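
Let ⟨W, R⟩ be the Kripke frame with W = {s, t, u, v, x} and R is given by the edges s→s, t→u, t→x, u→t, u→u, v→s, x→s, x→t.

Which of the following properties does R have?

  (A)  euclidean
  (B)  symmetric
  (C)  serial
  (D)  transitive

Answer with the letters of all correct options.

C

(A) not euclidean: t R u and t R x but not u R x.
(B) not symmetric: v R s but not s R v.
(C) serial: every world has an R-successor.
(D) not transitive: t R u and u R t but not t R t.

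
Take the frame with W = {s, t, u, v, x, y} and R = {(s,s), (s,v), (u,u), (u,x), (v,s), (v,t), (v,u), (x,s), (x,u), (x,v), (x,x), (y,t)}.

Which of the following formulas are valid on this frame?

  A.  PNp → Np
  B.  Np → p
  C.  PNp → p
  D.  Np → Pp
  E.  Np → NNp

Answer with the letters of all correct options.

R is not reflexive: not t R t.
R is not symmetric: v R t but not t R v.
R is not transitive: s R v and v R t but not s R t.
R is not euclidean: v R s and v R t but not s R t.
R is not serial: t has no R-successor.
(A) PNp → Np is the dual of axiom 5; it is valid on a frame exactly when R is euclidean. R is not euclidean, so not valid.
(B) axiom T: valid iff R is reflexive. R is not reflexive — not valid.
(C) PNp → p is the dual of axiom B; it is valid on a frame exactly when R is symmetric. R is not symmetric, so not valid.
(D) Np → Pp is axiom D, which corresponds to seriality. R is not serial — not valid.
(E) Np → NNp is axiom 4; it is valid on a frame exactly when R is transitive. R is not transitive, so not valid.

none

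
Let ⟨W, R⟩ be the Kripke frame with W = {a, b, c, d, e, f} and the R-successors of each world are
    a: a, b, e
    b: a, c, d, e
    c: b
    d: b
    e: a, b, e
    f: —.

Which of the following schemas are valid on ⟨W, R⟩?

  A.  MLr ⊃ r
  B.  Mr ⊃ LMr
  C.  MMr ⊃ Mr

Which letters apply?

R is symmetric: every R-edge is matched by its reverse.
R is not transitive: a R b and b R c but not a R c.
R is not euclidean: b R a and b R c but not a R c.
(A) MLr ⊃ r is the dual of axiom B, which corresponds to symmetry. R is symmetric — valid.
(B) Mr ⊃ LMr is axiom 5; it is valid on a frame exactly when R is euclidean. R is not euclidean, so not valid.
(C) MMr ⊃ Mr (the dual of axiom 4) characterises the transitive frames. R is not transitive — not valid.

A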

### Task brief
Repeat the data in its entirety, exactly as written.

### Exercise result
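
Let ⟨W, R⟩ be the Kripke frame with W = {s, t, u, v, x} and R is given by the edges s→s, t→u, t→x, u→t, u→u, v→s, x→s, x→t.

Which of the following properties does R have?

  (A)  euclidean
  (B)  symmetric
  (C)  serial
  (D)  transitive

Answer with the letters of all correct options.

C

(A) not euclidean: t R u and t R x but not u R x.
(B) not symmetric: v R s but not s R v.
(C) serial: every world has an R-successor.
(D) not transitive: t R u and u R t but not t R t.

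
Take the frame with W = {s, t, u, v, x, y} and R = {(s,s), (s,v), (u,u), (u,x), (v,s), (v,t), (v,u), (x,s), (x,u), (x,v), (x,x), (y,t)}.

Which of the following formulas are valid on this frame?

  A.  PNp → Np
  B.  Np → p
  C.  PNp → p
  D.  Np → Pp
  E.  Np → NNp

Answer with the letters of all correct options.

R is not reflexive: not t R t.
R is not symmetric: v R t but not t R v.
R is not transitive: s R v and v R t but not s R t.
R is not euclidean: v R s and v R t but not s R t.
R is not serial: t has no R-successor.
(A) PNp → Np is the dual of axiom 5; it is valid on a frame exactly when R is euclidean. R is not euclidean, so not valid.
(B) axiom T: valid iff R is reflexive. R is not reflexive — not valid.
(C) PNp → p is the dual of axiom B; it is valid on a frame exactly when R is symmetric. R is not symmetric, so not valid.
(D) Np → Pp is axiom D, which corresponds to seriality. R is not serial — not valid.
(E) Np → NNp is axiom 4; it is valid on a frame exactly when R is transitive. R is not transitive, so not valid.

none

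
Let ⟨W, R⟩ be the Kripke frame with W = {a, b, c, d, e, f} and the R-successors of each world are
    a: a, b, e
    b: a, c, d, e
    c: b
    d: b
    e: a, b, e
    f: —.

Which of the following schemas are valid on ⟨W, R⟩?

  A.  MLr ⊃ r
  B.  Mr ⊃ LMr
  C.  MMr ⊃ Mr

Which letters apply?

R is symmetric: every R-edge is matched by its reverse.
R is not transitive: a R b and b R c but not a R c.
R is not euclidean: b R a and b R c but not a R c.
(A) MLr ⊃ r is the dual of axiom B, which corresponds to symmetry. R is symmetric — valid.
(B) Mr ⊃ LMr is axiom 5; it is valid on a frame exactly when R is euclidean. R is not euclidean, so not valid.
(C) MMr ⊃ Mr (the dual of axiom 4) characterises the transitive frames. R is not transitive — not valid.

A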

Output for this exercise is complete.